EXERCISE PROMPT → After repeating the line containing "Q := b.(a.0 + a.0)", stop; until then, repeat each line of the listing below exactly, starting with the first.
'''
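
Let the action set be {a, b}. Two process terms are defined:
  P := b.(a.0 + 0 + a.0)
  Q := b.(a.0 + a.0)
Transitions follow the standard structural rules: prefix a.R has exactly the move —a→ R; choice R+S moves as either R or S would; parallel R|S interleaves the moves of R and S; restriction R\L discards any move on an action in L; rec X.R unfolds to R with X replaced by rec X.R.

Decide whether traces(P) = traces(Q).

traces(P) = traces(Q)

P's transition system — 3 states:
  u0 = b.(a.0 + 0 + a.0) :: -b-> u1
  u1 = a.0 + 0 + a.0 :: -a-> u2
  u2 = 0 :: ·
Q's transition system — 3 states:
  v0 = b.(a.0 + a.0) :: -b-> v1
  v1 = a.0 + a.0 :: -a-> v2
  v2 = 0 :: ·
Bisimilarity quotient blocks:
  B0 = {u0, v0}
  B1 = {u1, v1}
  B2 = {u2, v2}
u0 ∈ B0, v0 ∈ B0 → same block
Bisimilar ⇒ trace-equivalent.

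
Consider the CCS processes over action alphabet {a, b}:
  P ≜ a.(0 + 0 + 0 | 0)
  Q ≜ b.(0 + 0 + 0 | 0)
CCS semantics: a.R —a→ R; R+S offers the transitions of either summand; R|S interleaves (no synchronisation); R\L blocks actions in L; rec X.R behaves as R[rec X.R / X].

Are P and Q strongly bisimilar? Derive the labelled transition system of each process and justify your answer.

P's transition system — 2 states:
  s0 = a.(0 + 0 + 0 | 0) → --a--▸ s1
  s1 = 0 + 0 + 0 | 0 → ∅
Q's transition system — 2 states:
  t0 = b.(0 + 0 + 0 | 0) → --b--▸ t1
  t1 = 0 + 0 + 0 | 0 → ∅
Coarsest stable partition (strong bisimilarity classes):
  B0 = {s0}
  B1 = {s1, t1}
  B2 = {t0}
s0 ∈ B0, t0 ∈ B2 → different blocks

not bisimilar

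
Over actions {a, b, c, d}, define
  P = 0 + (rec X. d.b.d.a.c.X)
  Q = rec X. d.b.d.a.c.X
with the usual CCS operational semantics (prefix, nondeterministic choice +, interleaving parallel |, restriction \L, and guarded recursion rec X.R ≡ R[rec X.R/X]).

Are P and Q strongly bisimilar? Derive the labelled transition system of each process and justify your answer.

P ~ Q

LTS(P): 6 reachable states
  u0 = 0 + (rec X. d.b.d.a.c.X) has moves =d=> u1
  u1 = b.d.a.c.(rec X. d.b.d.a.c.X) has moves =b=> u2
  u2 = d.a.c.(rec X. d.b.d.a.c.X) has moves =d=> u3
  u3 = a.c.(rec X. d.b.d.a.c.X) has moves =a=> u4
  u4 = c.(rec X. d.b.d.a.c.X) has moves =c=> u5
  u5 = rec X. d.b.d.a.c.X has moves =d=> u1
LTS(Q): 5 reachable states
  v0 = rec X. d.b.d.a.c.X has moves =d=> v1
  v1 = b.d.a.c.(rec X. d.b.d.a.c.X) has moves =b=> v2
  v2 = d.a.c.(rec X. d.b.d.a.c.X) has moves =d=> v3
  v3 = a.c.(rec X. d.b.d.a.c.X) has moves =a=> v4
  v4 = c.(rec X. d.b.d.a.c.X) has moves =c=> v0
Coarsest stable partition (strong bisimilarity classes):
  B0 = {u0, u5, v0}
  B1 = {u1, v1}
  B2 = {u2, v2}
  B3 = {u3, v3}
  B4 = {u4, v4}
u0 ∈ B0, v0 ∈ B0 → same block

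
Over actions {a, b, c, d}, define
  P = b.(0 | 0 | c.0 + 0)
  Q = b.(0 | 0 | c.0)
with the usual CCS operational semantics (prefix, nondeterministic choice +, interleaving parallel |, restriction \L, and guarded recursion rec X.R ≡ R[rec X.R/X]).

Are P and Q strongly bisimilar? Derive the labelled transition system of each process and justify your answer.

YES

LTS(P): 3 reachable states
  u0 = b.(0 | 0 | c.0 + 0) → -b-> u1
  u1 = 0 | 0 | c.0 + 0 → -c-> u2
  u2 = 0 | 0 | 0 → ·
LTS(Q): 3 reachable states
  v0 = b.(0 | 0 | c.0) → -b-> v1
  v1 = 0 | 0 | c.0 → -c-> v2
  v2 = 0 | 0 | 0 → ·
Bisimilarity quotient blocks:
  B0 = {u0, v0}
  B1 = {u1, v1}
  B2 = {u2, v2}
u0 ∈ B0, v0 ∈ B0 → same block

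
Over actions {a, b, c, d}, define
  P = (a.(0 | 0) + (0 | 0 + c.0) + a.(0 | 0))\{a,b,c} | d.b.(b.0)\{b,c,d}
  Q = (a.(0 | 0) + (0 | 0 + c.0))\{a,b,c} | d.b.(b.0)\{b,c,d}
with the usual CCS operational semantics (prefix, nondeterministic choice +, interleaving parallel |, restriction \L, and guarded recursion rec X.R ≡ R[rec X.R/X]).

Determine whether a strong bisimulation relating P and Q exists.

P's transition system — 3 states:
  u0 = (a.(0 | 0) + (0 | 0 + c.0) + a.(0 | 0))\{a,b,c} | d.b.(b.0)\{b,c,d} ⊢ --d--▸ u1
  u1 = (a.(0 | 0) + (0 | 0 + c.0) + a.(0 | 0))\{a,b,c} | b.(b.0)\{b,c,d} ⊢ --b--▸ u2
  u2 = (a.(0 | 0) + (0 | 0 + c.0) + a.(0 | 0))\{a,b,c} | (b.0)\{b,c,d} ⊢ deadlocked
Q's transition system — 3 states:
  v0 = (a.(0 | 0) + (0 | 0 + c.0))\{a,b,c} | d.b.(b.0)\{b,c,d} ⊢ --d--▸ v1
  v1 = (a.(0 | 0) + (0 | 0 + c.0))\{a,b,c} | b.(b.0)\{b,c,d} ⊢ --b--▸ v2
  v2 = (a.(0 | 0) + (0 | 0 + c.0))\{a,b,c} | (b.0)\{b,c,d} ⊢ deadlocked
Bisimilarity quotient blocks:
  B0 = {u0, v0}
  B1 = {u1, v1}
  B2 = {u2, v2}
u0 ∈ B0, v0 ∈ B0 → same block

YES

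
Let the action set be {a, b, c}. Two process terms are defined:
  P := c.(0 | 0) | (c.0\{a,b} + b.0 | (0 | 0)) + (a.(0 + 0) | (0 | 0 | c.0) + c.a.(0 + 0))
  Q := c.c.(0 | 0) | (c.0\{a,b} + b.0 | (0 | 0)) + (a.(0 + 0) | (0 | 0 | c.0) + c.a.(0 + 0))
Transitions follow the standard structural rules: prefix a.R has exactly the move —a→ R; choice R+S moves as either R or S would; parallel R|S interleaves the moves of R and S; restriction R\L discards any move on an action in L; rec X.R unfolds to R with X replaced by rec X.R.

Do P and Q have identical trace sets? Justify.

Reachable graph of P (11 states):
  p0 = c.(0 | 0) | (c.0\{a,b} + b.0 | (0 | 0)) + (a.(0 + 0) | (0 | 0 | c.0) + c.a.(0 + 0)) ⊢ —a→ p1, —b→ p2, —c→ p3, —c→ p4, —c→ p5, —c→ p6
  p1 = (0 + 0) | (0 | 0 | c.0) ⊢ —c→ p7
  p2 = c.(0 | 0) | (0 | (0 | 0)) ⊢ —c→ p8
  p3 = 0 | 0 | (c.0\{a,b} + b.0 | (0 | 0)) ⊢ —b→ p8, —c→ p9
  p4 = a.(0 + 0) ⊢ —a→ p10
  p5 = a.(0 + 0) | (0 | 0 | 0) ⊢ —a→ p7
  p6 = c.(0 | 0) | 0\{a,b} ⊢ —c→ p9
  p7 = (0 + 0) | (0 | 0 | 0) ⊢ stopped
  p8 = 0 | 0 | (0 | (0 | 0)) ⊢ stopped
  p9 = 0 | 0 | 0\{a,b} ⊢ stopped
  p10 = 0 + 0 ⊢ stopped
Reachable graph of Q (14 states):
  q0 = c.c.(0 | 0) | (c.0\{a,b} + b.0 | (0 | 0)) + (a.(0 + 0) | (0 | 0 | c.0) + c.a.(0 + 0)) ⊢ —a→ q1, —b→ q2, —c→ q3, —c→ q4, —c→ q5, —c→ q6
  q1 = (0 + 0) | (0 | 0 | c.0) ⊢ —c→ q7
  q2 = c.c.(0 | 0) | (0 | (0 | 0)) ⊢ —c→ q8
  q3 = a.(0 + 0) ⊢ —a→ q9
  q4 = a.(0 + 0) | (0 | 0 | 0) ⊢ —a→ q7
  q5 = c.(0 | 0) | (c.0\{a,b} + b.0 | (0 | 0)) ⊢ —b→ q8, —c→ q10, —c→ q11
  q6 = c.c.(0 | 0) | 0\{a,b} ⊢ —c→ q11
  q7 = (0 + 0) | (0 | 0 | 0) ⊢ stopped
  q8 = c.(0 | 0) | (0 | (0 | 0)) ⊢ —c→ q12
  q9 = 0 + 0 ⊢ stopped
  q10 = 0 | 0 | (c.0\{a,b} + b.0 | (0 | 0)) ⊢ —b→ q12, —c→ q13
  q11 = c.(0 | 0) | 0\{a,b} ⊢ —c→ q13
  q12 = 0 | 0 | (0 | (0 | 0)) ⊢ stopped
  q13 = 0 | 0 | 0\{a,b} ⊢ stopped
Run σ = ⟨bcc⟩ on Q: start {q0}
  step 1 (b): {q2}
  step 2 (c): {q8}
  step 3 (c): {q12}
  Q completes σ.
Run σ = ⟨bcc⟩ on P: start {p0}
  step 1 (b): {p2}
  step 2 (c): {p8}
  step 3 (c): no successor for P

NO — witness ⟨bcc⟩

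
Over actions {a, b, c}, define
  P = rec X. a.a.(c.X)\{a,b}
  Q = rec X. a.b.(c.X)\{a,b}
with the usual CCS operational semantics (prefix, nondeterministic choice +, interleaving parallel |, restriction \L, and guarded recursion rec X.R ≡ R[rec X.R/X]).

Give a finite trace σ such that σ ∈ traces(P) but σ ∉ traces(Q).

LTS(P): 4 reachable states
  p0 = rec X. a.a.(c.X)\{a,b} has moves ··a··> p1
  p1 = a.(c.(rec X. a.a.(c.X)\{a,b}))\{a,b} has moves ··a··> p2
  p2 = (c.(rec X. a.a.(c.X)\{a,b}))\{a,b} has moves ··c··> p3
  p3 = (rec X. a.a.(c.X)\{a,b})\{a,b} has moves ∅
LTS(Q): 4 reachable states
  q0 = rec X. a.b.(c.X)\{a,b} has moves ··a··> q1
  q1 = b.(c.(rec X. a.b.(c.X)\{a,b}))\{a,b} has moves ··b··> q2
  q2 = (c.(rec X. a.b.(c.X)\{a,b}))\{a,b} has moves ··c··> q3
  q3 = (rec X. a.b.(c.X)\{a,b})\{a,b} has moves ∅
Executing aa from P (initial set {p0}):
  after a @ step 1: {p1}
  after a @ step 2: {p2}
  P completes σ.
Executing aa from Q (initial set {q0}):
  after a @ step 1: {q1}
  after a @ step 2: ∅ (Q stuck)

aa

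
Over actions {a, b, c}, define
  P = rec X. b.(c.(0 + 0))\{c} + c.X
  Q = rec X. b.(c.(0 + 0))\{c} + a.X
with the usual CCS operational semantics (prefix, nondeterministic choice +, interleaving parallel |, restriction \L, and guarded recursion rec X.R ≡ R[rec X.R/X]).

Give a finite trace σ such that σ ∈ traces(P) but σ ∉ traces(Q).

c

Reachable graph of P (2 states):
  p0 = rec X. b.(c.(0 + 0))\{c} + c.X :: --b--▸ p1, --c--▸ p0
  p1 = (c.(0 + 0))\{c} :: ·
Reachable graph of Q (2 states):
  q0 = rec X. b.(c.(0 + 0))\{c} + a.X :: --a--▸ q0, --b--▸ q1
  q1 = (c.(0 + 0))\{c} :: ·
Run σ = ⟨c⟩ on P: start {p0}
  step 1 (c): {p0}
  — P admits the full trace.
Run σ = ⟨c⟩ on Q: start {q0}
  step 1 (c): no successor for Q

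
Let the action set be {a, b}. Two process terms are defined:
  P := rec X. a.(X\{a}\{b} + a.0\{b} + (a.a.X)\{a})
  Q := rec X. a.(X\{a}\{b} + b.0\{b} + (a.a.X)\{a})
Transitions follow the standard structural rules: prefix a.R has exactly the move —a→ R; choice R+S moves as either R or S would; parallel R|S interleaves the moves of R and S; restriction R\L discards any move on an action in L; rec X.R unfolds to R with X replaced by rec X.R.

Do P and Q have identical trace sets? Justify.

Reachable graph of P (3 states):
  s0 = rec X. a.(X\{a}\{b} + a.0\{b} + (a.a.X)\{a}) :: ··a··> s1
  s1 = (rec X. a.(X\{a}\{b} + a.0\{b} + (a.a.X)\{a}))\{a}\{b} + a.0\{b} + (a.a.(rec X. a.(X\{a}\{b} + a.0\{b} + (a.a.X)\{a})))\{a} :: ··a··> s2
  s2 = 0\{b} :: (no moves)
Reachable graph of Q (3 states):
  t0 = rec X. a.(X\{a}\{b} + b.0\{b} + (a.a.X)\{a}) :: ··a··> t1
  t1 = (rec X. a.(X\{a}\{b} + b.0\{b} + (a.a.X)\{a}))\{a}\{b} + b.0\{b} + (a.a.(rec X. a.(X\{a}\{b} + b.0\{b} + (a.a.X)\{a})))\{a} :: ··b··> t2
  t2 = 0\{b} :: (no moves)
Executing aa from P (initial set {s0}):
  after a @ step 1: {s1}
  after a @ step 2: {s2}
  P completes σ.
Executing aa from Q (initial set {t0}):
  after a @ step 1: {t1}
  after a @ step 2: ∅  — Q cannot continue

trace-distinct — witness ⟨aa⟩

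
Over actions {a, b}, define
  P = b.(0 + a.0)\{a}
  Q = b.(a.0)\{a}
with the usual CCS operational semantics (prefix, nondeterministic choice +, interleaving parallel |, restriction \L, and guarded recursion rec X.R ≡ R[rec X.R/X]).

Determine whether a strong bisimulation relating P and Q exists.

P ~ Q

LTS(P): 2 reachable states
  m0 = b.(0 + a.0)\{a} has moves =b=> m1
  m1 = (0 + a.0)\{a} has moves deadlocked
LTS(Q): 2 reachable states
  n0 = b.(a.0)\{a} has moves =b=> n1
  n1 = (a.0)\{a} has moves deadlocked
Coarsest stable partition (strong bisimilarity classes):
  B0 = {m0, n0}
  B1 = {m1, n1}
m0 ∈ B0, n0 ∈ B0 → same block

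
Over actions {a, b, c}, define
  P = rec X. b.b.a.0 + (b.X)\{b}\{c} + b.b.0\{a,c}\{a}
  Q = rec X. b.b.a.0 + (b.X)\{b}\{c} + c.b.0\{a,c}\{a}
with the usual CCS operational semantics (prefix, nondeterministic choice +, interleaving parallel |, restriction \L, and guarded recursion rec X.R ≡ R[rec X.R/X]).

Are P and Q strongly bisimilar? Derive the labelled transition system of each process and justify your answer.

Reachable graph of P (6 states):
  u0 = rec X. b.b.a.0 + (b.X)\{b}\{c} + b.b.0\{a,c}\{a} ⊢ -b-> u1, -b-> u2
  u1 = b.0\{a,c}\{a} ⊢ -b-> u3
  u2 = b.a.0 ⊢ -b-> u4
  u3 = 0\{a,c}\{a} ⊢ ·
  u4 = a.0 ⊢ -a-> u5
  u5 = 0 ⊢ ·
Reachable graph of Q (6 states):
  v0 = rec X. b.b.a.0 + (b.X)\{b}\{c} + c.b.0\{a,c}\{a} ⊢ -b-> v1, -c-> v2
  v1 = b.a.0 ⊢ -b-> v3
  v2 = b.0\{a,c}\{a} ⊢ -b-> v4
  v3 = a.0 ⊢ -a-> v5
  v4 = 0\{a,c}\{a} ⊢ ·
  v5 = 0 ⊢ ·
Partition-refinement fixed point:
  B0 = {u0}
  B1 = {u2, v1}
  B2 = {u4, v3}
  B3 = {u3, u5, v4, v5}
  B4 = {u1, v2}
  B5 = {v0}
u0 ∈ B0, v0 ∈ B5 → different blocks

not bisimilar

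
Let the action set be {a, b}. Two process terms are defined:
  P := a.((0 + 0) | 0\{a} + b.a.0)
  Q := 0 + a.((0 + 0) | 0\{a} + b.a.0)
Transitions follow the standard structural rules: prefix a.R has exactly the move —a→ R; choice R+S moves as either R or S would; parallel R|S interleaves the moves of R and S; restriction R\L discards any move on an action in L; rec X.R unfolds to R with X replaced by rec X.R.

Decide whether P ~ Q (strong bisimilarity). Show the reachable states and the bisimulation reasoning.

YES

P's transition system — 4 states:
  m0 = a.((0 + 0) | 0\{a} + b.a.0) | --a--▸ m1
  m1 = (0 + 0) | 0\{a} + b.a.0 | --b--▸ m2
  m2 = a.0 | --a--▸ m3
  m3 = 0 | ∅
Q's transition system — 4 states:
  n0 = 0 + a.((0 + 0) | 0\{a} + b.a.0) | --a--▸ n1
  n1 = (0 + 0) | 0\{a} + b.a.0 | --b--▸ n2
  n2 = a.0 | --a--▸ n3
  n3 = 0 | ∅
Partition-refinement fixed point:
  B0 = {m0, n0}
  B1 = {m1, n1}
  B2 = {m2, n2}
  B3 = {m3, n3}
m0 ∈ B0, n0 ∈ B0 → same block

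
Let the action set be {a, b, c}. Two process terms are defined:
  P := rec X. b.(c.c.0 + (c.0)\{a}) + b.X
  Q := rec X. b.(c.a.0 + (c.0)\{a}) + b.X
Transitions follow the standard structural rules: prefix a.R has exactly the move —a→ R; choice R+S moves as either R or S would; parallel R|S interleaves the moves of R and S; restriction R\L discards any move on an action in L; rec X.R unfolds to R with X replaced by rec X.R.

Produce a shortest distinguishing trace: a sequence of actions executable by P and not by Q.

Reachable graph of P (5 states):
  s0 = rec X. b.(c.c.0 + (c.0)\{a}) + b.X :: —b→ s0, —b→ s1
  s1 = c.c.0 + (c.0)\{a} :: —c→ s2, —c→ s3
  s2 = 0\{a} :: deadlocked
  s3 = c.0 :: —c→ s4
  s4 = 0 :: deadlocked
Reachable graph of Q (5 states):
  t0 = rec X. b.(c.a.0 + (c.0)\{a}) + b.X :: —b→ t0, —b→ t1
  t1 = c.a.0 + (c.0)\{a} :: —c→ t2, —c→ t3
  t2 = 0\{a} :: deadlocked
  t3 = a.0 :: —a→ t4
  t4 = 0 :: deadlocked
Executing bcc from P (initial set {s0}):
  [1] b ⇒ {s0, s1}
  [2] c ⇒ {s2, s3}
  [3] c ⇒ {s4}
  — P admits the full trace.
Executing bcc from Q (initial set {t0}):
  [1] b ⇒ {t0, t1}
  [2] c ⇒ {t2, t3}
  [3] c ⇒ ∅ (Q stuck)

bcc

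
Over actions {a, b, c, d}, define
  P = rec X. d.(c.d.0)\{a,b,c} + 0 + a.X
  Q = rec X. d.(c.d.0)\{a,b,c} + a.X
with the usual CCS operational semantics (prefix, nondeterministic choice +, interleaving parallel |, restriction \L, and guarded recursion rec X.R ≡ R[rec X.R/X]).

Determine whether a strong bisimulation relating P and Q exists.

YES

Reachable graph of P (2 states):
  p0 = rec X. d.(c.d.0)\{a,b,c} + 0 + a.X → --a--▸ p0, --d--▸ p1
  p1 = (c.d.0)\{a,b,c} → (no moves)
Reachable graph of Q (2 states):
  q0 = rec X. d.(c.d.0)\{a,b,c} + a.X → --a--▸ q0, --d--▸ q1
  q1 = (c.d.0)\{a,b,c} → (no moves)
Coarsest stable partition (strong bisimilarity classes):
  B0 = {p0, q0}
  B1 = {p1, q1}
p0 ∈ B0, q0 ∈ B0 → same block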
'''
WRITTEN ANSWER →
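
Let the action set be {a, b}. Two process terms are defined:
  P := b.(a.0 + 0 + a.0)
  Q := b.(a.0 + a.0)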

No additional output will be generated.